** Opening Task input block **

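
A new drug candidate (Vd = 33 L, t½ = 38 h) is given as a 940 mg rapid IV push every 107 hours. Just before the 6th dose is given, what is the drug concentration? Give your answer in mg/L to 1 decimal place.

4.7 mg/L

f = (1/2)^(τ/t½) = (1/2)^(107/38) ≈ 0.1420.
C₀ = D/Vd = 940/33 ≈ 28.485 mg/L.
Before the 6th dose, 5 doses have been given. Superposition: Cmin = C₀·(f + f² + … + f^5).
≈ 28.485 × (0.1420 + 0.0202 + 0.0029 + 0.0004 + 0.0001) ≈ 28.485 × 0.1656 ≈ 4.717 mg/L.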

** Closing Task input block **

* [Instructions for the task]
Type out all of the records again, exactly.

* [Result below]
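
A new drug candidate (Vd = 33 L, t½ = 38 h) is given as a 940 mg rapid IV push every 107 hours. Just before the 6th dose is given, what is the drug concentration? Give your answer in mg/L to 1 decimal place.

4.7 mg/L

f = (1/2)^(τ/t½) = (1/2)^(107/38) ≈ 0.1420.
C₀ = D/Vd = 940/33 ≈ 28.485 mg/L.
Before the 6th dose, 5 doses have been given. Superposition: Cmin = C₀·(f + f² + … + f^5).
≈ 28.485 × (0.1420 + 0.0202 + 0.0029 + 0.0004 + 0.0001) ≈ 28.485 × 0.1656 ≈ 4.717 mg/L.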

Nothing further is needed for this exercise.